> [Required work]: All that is wanted is an exact copy of the line containing "A conventional activated-sludge" and the lines after it, through the end of the records.

> [Material provided]:

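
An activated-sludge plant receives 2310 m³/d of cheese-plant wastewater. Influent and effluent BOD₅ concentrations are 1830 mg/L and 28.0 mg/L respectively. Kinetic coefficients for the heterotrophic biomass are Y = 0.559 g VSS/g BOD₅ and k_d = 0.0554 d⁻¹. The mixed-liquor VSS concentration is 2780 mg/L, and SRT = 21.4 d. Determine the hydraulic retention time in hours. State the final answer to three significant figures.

Steady-state biomass mass balance: V·X·(1 + k_d·θ_c) = Y·Q·(S₀ − S)·θ_c, so V = 0.559 × 2310 × (1830 − 28.0) × 21.4 / [2780 × (1 + 0.0554 × 21.4)] = 4.98×10^7 / 6076 = 8196 m³.
HRT = V/Q = 8196 m³ / 2310 m³·d⁻¹ = 3.548 d × 24 = 85.15 h.

τ ≈ 85.1 h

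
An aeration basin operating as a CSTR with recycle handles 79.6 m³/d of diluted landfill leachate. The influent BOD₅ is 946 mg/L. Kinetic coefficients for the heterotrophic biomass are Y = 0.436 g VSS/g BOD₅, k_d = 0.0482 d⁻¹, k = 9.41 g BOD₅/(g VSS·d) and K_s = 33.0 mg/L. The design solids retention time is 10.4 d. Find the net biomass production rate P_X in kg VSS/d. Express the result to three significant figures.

For a completely mixed reactor with recycle the Lawrence–McCarty relation gives S = K_s·(1 + k_d·θ_c) / [θ_c·(Y·k − k_d) − 1] = 33.0 × (1 + 0.0482 × 10.4) / [10.4 × (0.436 × 9.41 − 0.0482) − 1] = 49.54 / 41.17 = 1.203 mg/L.
Correct the yield for decay: Y_obs = Y/(1 + k_d θ_c) = 0.436 / (1 + 0.0482 × 10.4) = 0.436 / 1.501 = 0.2904.
ΔS = 946 − 1.20 = 944.8 mg/L, so the substrate removal rate is 79.6 × 944.8/1000 = 75.21 kg BOD₅/d.
P_X = Y_obs · Q(S₀ − S) = 0.2904 × 75.21 = 21.84 kg VSS/d.

P_X ≈ 21.8 kg VSS/d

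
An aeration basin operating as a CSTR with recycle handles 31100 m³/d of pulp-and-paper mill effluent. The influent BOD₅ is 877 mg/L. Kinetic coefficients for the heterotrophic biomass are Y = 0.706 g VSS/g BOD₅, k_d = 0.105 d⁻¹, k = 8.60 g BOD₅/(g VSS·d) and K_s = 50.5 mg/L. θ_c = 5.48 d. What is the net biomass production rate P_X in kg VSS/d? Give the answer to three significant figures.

From the Monod/SRT balance for a CMAS, S = K_s·(1+k_d θ_c)/[θ_c·(Y k − k_d) − 1] = 50.5 × (1 + 0.105 × 5.48) / [5.48 × (0.706 × 8.60 − 0.105) − 1] = 79.56 / 31.70 = 2.510 mg/L.
Observed yield with endogenous decay: Y_obs = Y / (1 + k_d·θ_c) = 0.706 / (1 + 0.105 × 5.48) = 0.706 / 1.575 = 0.4481 g VSS/g BOD₅.
Substrate removed = Q·(S₀ − S) = 31100 m³/d × (877 − 2.51) g/m³ = 2.72×10^7 g/d = 27197 kg/d.
Net biomass production P_X = Y_obs × Q·(S₀ − S) = 0.4481 × 27197 = 12188 kg VSS/d.

P_X ≈ 12200 kg VSS/d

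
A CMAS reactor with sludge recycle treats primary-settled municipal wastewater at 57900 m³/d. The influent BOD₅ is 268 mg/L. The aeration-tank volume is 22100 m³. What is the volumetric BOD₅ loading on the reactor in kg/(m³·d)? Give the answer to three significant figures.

L_v ≈ 0.702 kg BOD₅/(m³·d)

Volumetric loading L_v = Q·S₀ / V = 57900 × 268 g/m³ / 22100 m³ = 702.1 g/(m³·d) = 0.7021 kg BOD₅/(m³·d).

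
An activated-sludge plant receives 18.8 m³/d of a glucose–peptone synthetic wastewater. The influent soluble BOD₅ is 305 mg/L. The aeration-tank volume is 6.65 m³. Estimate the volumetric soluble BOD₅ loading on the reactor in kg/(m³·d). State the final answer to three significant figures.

Applied soluble BOD₅ load per unit volume = Q·S₀/V = (18.8 × 305/1000)/6.650 = 0.8623 kg soluble BOD₅·m⁻³·d⁻¹.

L_v ≈ 0.862 kg soluble BOD₅/(m³·d)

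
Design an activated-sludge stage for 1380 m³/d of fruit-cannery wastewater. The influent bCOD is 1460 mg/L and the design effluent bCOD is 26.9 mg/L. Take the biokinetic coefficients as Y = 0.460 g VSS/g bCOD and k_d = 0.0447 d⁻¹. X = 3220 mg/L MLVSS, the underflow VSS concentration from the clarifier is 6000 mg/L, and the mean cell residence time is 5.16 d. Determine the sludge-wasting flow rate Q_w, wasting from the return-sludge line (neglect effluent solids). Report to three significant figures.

Q_w ≈ 123 m³/d

From the SRT design equation V = Y Q (S₀−S) θ_c / [X (1 + k_d θ_c)] = 0.460 × 1380 × (1460 − 26.9) × 5.16 / [3220 × (1 + 0.0447 × 5.16)] = 4.69×10^6 / 3963 = 1185 m³.
θ_c = V·X/(Q_w·X_r) when wasting from the recycle, so Q_w = V·X/(θ_c·X_r) = 1185 × 3220 / (5.16 × 6000) = 123.2 m³/d.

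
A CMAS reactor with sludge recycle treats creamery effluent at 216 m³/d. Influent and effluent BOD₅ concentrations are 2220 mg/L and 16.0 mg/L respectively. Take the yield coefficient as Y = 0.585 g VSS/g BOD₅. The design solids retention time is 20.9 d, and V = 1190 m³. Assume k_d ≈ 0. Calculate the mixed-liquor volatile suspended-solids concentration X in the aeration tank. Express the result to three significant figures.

X ≈ 4890 mg/L

From V·X = Y·Q·(S₀ − S)·θ_c (decay neglected): X = 0.585 × 216 × (2220 − 16.0) × 20.9 / 1190 = 4891 mg/L.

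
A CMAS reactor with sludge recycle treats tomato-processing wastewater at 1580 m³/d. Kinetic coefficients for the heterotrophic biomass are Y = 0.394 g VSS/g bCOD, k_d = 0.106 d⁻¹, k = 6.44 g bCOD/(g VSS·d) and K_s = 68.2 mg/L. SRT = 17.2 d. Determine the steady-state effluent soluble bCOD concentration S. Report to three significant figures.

From the Monod/SRT balance for a CMAS, S = K_s·(1+k_d θ_c)/[θ_c·(Y k − k_d) − 1] = 68.2 × (1 + 0.106 × 17.2) / [17.2 × (0.394 × 6.44 − 0.106) − 1] = 192.5 / 40.82 = 4.717 mg/L.

S ≈ 4.72 mg/L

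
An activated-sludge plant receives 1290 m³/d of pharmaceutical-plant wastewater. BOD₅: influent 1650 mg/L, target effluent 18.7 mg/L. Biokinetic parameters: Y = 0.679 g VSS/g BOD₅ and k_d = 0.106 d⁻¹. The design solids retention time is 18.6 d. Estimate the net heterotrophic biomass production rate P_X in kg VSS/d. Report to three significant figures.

P_X ≈ 481 kg VSS/d

The observed yield is Y_obs = Y/(1 + k_d·θ_c) = 0.679 / (1 + 0.106 × 18.6) = 0.679 / 2.972 = 0.2285 g VSS per g BOD₅ removed.
Mass of BOD₅ removed per day: Q(S₀ − S) = 1290 × 1631 g/m³ = 2104 kg/d.
So the net sludge growth is P_X = 0.2285 × 2104 = 480.8 kg VSS/d.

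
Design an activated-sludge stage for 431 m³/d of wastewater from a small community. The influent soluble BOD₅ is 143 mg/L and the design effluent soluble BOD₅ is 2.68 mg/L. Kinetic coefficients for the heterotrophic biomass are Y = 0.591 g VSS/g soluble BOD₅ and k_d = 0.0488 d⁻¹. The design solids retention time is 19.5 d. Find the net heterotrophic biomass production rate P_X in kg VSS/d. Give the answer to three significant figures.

P_X ≈ 18.3 kg VSS/d

The observed yield is Y_obs = Y/(1 + k_d·θ_c) = 0.591 / (1 + 0.0488 × 19.5) = 0.591 / 1.952 = 0.3028 g VSS per g soluble BOD₅ removed.
ΔS = 143 − 2.68 = 140.3 mg/L, so the substrate removal rate is 431 × 140.3/1000 = 60.48 kg soluble BOD₅/d.
So the net sludge growth is P_X = 0.3028 × 60.48 = 18.31 kg VSS/d.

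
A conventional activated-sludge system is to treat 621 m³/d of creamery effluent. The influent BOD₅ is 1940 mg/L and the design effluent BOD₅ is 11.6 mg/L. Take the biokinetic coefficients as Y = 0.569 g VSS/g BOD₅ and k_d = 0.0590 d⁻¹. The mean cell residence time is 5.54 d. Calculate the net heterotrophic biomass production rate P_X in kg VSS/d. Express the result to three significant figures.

Y_obs = Y / (1 + k_d θ_c) = 0.569 / (1 + 0.0590 × 5.54) = 0.569 / 1.327 = 0.4288.
Q·(S₀ − S) = 621 × (1940 − 11.6) × 10⁻³ = 1198 kg/d removed.
So the net sludge growth is P_X = 0.4288 × 1198 = 513.5 kg VSS/d.

P_X ≈ 514 kg VSS/d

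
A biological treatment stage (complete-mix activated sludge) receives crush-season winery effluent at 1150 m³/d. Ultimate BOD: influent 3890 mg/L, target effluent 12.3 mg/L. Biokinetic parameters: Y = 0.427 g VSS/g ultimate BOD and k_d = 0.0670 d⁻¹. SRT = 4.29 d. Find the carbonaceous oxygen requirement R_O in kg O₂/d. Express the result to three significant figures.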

> [Final answer]:
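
A conventional activated-sludge system is to treat 621 m³/d of creamery effluent. The influent BOD₅ is 1940 mg/L and the design effluent BOD₅ is 11.6 mg/L. Take the biokinetic coefficients as Y = 0.569 g VSS/g BOD₅ and k_d = 0.0590 d⁻¹. The mean cell residence time is 5.54 d. Calculate the net heterotrophic biomass production rate P_X in kg VSS/d. Express the result to three significant figures.

Y_obs = Y / (1 + k_d θ_c) = 0.569 / (1 + 0.0590 × 5.54) = 0.569 / 1.327 = 0.4288.
Q·(S₀ − S) = 621 × (1940 − 11.6) × 10⁻³ = 1198 kg/d removed.
So the net sludge growth is P_X = 0.4288 × 1198 = 513.5 kg VSS/d.

P_X ≈ 514 kg VSS/d

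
A biological treatment stage (complete-mix activated sludge) receives crush-season winery effluent at 1150 m³/d. Ultimate BOD: influent 3890 mg/L, target effluent 12.3 mg/L. Biokinetic parameters: Y = 0.427 g VSS/g ultimate BOD and k_d = 0.0670 d⁻¹. SRT = 4.29 d. Find the carbonaceous oxygen requirement R_O in kg O₂/d. Express the result to three significant figures.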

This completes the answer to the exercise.